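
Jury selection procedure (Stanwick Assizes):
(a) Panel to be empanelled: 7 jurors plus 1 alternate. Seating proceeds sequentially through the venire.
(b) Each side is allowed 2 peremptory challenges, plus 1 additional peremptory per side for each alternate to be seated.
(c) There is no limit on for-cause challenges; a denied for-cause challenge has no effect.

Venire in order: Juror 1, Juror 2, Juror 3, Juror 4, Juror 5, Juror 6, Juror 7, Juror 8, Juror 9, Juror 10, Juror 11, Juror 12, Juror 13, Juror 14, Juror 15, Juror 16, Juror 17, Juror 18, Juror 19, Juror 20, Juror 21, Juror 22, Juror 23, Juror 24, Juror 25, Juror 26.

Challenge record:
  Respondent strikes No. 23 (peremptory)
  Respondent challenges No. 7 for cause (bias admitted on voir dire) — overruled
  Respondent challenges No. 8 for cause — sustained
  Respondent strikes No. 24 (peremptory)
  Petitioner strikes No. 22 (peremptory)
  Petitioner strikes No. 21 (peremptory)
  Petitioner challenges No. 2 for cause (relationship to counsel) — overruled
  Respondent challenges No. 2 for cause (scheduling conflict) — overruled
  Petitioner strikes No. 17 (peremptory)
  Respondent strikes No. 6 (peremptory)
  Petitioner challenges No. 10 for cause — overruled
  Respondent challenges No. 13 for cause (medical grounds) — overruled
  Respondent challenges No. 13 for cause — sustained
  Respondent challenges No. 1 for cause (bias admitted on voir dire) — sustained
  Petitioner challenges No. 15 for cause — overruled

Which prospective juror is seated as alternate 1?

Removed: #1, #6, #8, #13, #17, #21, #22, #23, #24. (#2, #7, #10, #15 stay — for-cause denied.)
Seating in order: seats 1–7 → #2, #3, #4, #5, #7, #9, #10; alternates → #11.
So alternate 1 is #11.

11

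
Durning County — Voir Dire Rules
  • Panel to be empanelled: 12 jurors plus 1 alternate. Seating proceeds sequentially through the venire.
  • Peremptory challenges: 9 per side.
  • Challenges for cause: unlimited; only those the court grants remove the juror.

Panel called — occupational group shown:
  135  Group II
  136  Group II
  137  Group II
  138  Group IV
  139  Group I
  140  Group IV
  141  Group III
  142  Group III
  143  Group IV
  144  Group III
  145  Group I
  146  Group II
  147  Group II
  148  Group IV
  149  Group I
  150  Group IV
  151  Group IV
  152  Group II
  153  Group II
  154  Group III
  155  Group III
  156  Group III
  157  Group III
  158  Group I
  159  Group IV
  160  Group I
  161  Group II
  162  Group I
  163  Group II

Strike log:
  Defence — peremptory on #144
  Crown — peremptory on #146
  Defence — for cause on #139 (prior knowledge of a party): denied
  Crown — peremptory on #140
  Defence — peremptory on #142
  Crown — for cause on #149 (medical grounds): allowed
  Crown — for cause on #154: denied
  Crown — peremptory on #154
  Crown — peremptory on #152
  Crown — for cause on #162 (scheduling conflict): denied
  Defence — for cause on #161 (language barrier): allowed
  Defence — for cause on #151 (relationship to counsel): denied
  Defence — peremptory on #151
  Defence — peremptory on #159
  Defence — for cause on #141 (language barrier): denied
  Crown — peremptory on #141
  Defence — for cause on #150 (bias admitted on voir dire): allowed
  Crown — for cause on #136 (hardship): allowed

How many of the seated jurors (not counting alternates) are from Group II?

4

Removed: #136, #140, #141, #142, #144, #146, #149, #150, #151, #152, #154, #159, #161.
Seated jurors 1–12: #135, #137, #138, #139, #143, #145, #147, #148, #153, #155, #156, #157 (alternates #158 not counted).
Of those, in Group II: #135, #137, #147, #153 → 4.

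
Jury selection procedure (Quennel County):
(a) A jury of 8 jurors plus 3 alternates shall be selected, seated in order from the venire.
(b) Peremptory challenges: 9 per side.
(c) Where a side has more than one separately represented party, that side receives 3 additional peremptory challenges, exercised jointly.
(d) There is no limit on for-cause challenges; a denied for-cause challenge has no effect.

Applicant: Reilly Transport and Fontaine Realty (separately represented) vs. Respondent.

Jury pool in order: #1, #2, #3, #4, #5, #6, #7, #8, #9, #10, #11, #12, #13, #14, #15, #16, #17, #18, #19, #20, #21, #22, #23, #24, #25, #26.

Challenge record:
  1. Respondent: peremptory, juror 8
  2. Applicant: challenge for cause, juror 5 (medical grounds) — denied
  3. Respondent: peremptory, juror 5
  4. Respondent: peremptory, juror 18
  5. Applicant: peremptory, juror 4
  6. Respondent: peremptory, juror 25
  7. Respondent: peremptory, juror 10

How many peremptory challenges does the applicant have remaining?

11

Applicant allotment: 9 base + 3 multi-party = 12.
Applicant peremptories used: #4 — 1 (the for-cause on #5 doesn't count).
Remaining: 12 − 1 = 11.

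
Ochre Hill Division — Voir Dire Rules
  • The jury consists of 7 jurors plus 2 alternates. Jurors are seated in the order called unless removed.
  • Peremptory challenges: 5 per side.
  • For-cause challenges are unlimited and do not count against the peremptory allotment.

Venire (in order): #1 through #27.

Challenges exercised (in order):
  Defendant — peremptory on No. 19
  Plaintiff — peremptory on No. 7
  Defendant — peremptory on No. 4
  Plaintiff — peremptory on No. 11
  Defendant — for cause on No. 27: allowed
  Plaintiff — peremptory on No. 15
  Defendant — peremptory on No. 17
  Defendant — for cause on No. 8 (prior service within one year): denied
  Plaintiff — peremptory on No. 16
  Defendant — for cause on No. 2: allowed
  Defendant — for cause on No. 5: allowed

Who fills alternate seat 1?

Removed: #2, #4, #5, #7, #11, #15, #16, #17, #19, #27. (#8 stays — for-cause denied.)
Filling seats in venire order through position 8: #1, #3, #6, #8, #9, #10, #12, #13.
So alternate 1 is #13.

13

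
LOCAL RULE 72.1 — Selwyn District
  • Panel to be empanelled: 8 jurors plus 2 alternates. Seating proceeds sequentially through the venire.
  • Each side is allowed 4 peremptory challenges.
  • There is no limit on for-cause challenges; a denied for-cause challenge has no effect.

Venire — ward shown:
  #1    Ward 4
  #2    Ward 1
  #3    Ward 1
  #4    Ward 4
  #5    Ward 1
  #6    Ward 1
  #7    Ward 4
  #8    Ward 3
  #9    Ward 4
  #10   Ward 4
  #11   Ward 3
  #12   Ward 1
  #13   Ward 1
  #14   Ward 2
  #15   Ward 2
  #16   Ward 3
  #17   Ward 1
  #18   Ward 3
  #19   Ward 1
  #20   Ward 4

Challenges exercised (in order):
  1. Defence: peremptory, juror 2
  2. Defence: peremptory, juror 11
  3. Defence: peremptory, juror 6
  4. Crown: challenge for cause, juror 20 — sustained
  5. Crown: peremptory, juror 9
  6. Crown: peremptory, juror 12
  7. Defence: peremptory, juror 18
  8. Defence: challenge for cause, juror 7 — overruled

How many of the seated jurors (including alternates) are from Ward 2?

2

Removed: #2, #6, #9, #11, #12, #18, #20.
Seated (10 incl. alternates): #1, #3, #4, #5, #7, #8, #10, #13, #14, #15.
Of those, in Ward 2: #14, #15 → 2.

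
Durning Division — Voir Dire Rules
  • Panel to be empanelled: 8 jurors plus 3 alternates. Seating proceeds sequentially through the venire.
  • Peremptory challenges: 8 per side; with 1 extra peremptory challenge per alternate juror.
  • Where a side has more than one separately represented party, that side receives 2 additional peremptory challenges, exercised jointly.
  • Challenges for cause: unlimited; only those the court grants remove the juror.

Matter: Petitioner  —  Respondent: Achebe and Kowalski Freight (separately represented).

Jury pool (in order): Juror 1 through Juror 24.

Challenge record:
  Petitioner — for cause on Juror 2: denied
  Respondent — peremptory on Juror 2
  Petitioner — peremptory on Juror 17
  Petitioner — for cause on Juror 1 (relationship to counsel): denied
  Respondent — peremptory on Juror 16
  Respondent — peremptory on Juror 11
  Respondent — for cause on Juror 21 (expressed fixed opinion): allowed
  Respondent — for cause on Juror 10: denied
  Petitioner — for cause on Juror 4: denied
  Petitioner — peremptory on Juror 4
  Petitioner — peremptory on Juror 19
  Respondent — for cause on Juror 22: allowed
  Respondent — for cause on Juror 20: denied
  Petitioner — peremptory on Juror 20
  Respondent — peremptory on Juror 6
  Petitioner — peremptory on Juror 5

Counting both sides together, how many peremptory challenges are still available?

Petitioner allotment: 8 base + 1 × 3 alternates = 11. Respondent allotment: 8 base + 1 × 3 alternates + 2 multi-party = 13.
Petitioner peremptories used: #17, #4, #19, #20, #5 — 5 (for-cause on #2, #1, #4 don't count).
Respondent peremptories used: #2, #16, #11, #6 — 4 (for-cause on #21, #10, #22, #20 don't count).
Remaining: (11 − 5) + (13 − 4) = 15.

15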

* * *

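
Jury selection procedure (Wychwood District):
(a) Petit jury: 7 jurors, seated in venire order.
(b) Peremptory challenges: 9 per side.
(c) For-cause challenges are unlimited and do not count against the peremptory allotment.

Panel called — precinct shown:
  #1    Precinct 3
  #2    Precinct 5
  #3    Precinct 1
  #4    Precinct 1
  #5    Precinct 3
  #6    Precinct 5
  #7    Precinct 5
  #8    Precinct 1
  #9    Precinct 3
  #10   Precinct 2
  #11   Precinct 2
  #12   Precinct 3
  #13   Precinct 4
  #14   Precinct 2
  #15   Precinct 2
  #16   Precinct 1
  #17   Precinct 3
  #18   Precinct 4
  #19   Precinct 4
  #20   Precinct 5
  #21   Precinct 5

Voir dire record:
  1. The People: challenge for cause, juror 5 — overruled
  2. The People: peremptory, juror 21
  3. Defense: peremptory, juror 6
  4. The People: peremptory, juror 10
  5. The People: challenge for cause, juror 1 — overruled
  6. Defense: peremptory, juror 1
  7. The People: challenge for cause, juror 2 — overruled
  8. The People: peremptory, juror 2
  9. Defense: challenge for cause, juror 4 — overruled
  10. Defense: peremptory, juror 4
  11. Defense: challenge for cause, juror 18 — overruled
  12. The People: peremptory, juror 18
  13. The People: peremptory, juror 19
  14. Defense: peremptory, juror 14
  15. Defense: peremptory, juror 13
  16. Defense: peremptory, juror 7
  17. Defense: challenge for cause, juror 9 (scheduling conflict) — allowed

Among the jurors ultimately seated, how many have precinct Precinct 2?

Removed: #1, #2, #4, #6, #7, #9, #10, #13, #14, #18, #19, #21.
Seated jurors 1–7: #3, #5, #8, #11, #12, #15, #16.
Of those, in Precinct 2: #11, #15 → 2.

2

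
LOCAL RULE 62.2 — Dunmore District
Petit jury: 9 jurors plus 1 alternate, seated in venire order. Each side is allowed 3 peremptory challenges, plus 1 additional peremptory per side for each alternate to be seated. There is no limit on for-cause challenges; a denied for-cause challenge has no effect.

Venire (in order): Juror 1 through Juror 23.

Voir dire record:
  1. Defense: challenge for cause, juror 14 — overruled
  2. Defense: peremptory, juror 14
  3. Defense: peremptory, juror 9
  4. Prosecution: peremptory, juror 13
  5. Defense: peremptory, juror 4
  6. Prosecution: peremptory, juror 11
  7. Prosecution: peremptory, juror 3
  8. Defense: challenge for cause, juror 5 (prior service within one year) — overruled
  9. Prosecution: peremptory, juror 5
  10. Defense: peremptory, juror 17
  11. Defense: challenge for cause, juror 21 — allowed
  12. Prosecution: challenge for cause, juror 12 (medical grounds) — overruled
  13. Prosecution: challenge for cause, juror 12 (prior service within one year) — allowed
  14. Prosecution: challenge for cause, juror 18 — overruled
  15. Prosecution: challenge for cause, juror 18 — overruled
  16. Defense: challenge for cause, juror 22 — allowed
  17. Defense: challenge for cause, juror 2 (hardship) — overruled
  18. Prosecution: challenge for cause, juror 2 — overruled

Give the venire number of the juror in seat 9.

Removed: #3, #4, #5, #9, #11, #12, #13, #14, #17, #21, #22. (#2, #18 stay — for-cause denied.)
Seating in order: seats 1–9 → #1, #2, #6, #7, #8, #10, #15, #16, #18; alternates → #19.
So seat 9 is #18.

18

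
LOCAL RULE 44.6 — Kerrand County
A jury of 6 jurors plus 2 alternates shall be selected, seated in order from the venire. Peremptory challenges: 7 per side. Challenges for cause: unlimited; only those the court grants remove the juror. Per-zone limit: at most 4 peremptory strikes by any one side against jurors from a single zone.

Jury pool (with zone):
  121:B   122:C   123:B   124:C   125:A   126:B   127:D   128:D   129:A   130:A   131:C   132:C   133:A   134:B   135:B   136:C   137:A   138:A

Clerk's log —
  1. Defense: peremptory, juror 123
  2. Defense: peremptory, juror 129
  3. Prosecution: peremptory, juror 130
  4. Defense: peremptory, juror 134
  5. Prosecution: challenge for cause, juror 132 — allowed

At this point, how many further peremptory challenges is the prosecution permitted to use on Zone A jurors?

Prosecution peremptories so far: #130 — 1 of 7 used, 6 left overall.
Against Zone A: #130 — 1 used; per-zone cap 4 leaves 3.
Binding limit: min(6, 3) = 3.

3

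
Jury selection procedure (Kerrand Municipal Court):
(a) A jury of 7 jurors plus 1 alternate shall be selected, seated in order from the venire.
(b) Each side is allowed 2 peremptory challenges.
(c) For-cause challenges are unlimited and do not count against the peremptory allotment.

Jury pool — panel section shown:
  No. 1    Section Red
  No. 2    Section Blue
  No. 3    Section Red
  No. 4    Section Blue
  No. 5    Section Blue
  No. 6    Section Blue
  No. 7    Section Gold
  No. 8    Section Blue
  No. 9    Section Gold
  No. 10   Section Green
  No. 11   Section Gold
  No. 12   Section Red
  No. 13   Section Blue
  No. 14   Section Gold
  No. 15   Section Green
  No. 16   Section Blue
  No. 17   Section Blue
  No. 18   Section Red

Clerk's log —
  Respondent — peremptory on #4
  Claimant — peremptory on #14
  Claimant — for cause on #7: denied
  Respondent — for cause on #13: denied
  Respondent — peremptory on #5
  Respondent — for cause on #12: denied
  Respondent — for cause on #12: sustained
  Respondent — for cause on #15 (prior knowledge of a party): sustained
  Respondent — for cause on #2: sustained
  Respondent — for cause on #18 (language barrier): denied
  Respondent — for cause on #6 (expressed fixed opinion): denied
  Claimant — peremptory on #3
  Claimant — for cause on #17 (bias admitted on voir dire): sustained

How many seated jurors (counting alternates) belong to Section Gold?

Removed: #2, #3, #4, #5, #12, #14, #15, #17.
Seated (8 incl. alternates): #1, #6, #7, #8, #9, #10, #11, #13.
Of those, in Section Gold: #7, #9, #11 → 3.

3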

...

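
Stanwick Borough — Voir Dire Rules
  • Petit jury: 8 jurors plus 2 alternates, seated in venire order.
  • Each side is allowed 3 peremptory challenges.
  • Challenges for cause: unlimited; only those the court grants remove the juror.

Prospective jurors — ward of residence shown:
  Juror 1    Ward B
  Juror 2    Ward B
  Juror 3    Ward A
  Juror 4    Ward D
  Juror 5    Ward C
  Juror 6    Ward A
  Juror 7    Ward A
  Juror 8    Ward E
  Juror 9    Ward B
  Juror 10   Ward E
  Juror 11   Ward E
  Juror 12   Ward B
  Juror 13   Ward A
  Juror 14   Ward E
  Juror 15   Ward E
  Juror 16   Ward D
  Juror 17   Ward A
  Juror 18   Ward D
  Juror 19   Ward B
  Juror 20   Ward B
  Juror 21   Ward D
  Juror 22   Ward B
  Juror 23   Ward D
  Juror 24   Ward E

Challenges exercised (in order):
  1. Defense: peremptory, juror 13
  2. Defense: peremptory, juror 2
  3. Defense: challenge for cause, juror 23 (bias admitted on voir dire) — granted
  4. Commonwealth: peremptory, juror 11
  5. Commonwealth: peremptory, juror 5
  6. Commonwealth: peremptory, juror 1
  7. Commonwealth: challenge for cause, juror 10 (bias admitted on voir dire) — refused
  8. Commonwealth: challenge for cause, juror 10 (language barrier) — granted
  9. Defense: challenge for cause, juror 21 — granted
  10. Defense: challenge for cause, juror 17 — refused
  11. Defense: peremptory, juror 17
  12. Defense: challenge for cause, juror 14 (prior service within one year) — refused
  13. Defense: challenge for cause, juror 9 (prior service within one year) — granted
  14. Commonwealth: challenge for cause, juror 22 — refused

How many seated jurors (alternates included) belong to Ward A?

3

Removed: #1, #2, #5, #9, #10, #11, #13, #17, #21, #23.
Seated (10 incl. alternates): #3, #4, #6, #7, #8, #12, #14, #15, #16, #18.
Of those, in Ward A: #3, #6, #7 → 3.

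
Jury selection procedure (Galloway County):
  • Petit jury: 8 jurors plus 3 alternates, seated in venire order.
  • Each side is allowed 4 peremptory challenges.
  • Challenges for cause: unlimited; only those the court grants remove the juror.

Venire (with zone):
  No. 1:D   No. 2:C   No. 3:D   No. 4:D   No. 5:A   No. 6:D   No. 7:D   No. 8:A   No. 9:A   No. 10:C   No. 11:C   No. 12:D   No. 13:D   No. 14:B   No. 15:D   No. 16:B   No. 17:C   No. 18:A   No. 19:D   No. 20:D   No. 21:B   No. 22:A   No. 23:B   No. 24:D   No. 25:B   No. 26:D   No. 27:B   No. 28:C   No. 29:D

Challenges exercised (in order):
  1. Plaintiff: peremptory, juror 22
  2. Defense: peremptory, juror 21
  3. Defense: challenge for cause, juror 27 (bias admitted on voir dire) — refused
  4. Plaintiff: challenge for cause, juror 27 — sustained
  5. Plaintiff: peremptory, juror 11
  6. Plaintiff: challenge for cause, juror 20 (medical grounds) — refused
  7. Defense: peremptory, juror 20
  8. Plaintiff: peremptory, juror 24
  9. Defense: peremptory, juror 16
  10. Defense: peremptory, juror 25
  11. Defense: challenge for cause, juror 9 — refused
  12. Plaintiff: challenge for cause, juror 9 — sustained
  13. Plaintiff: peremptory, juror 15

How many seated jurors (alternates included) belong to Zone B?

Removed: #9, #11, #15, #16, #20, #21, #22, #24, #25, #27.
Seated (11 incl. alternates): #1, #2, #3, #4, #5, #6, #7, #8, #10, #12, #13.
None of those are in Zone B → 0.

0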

About this exercise. For the records above, tally the lines holding the word "refused". Answer with the number only.

Solution. 7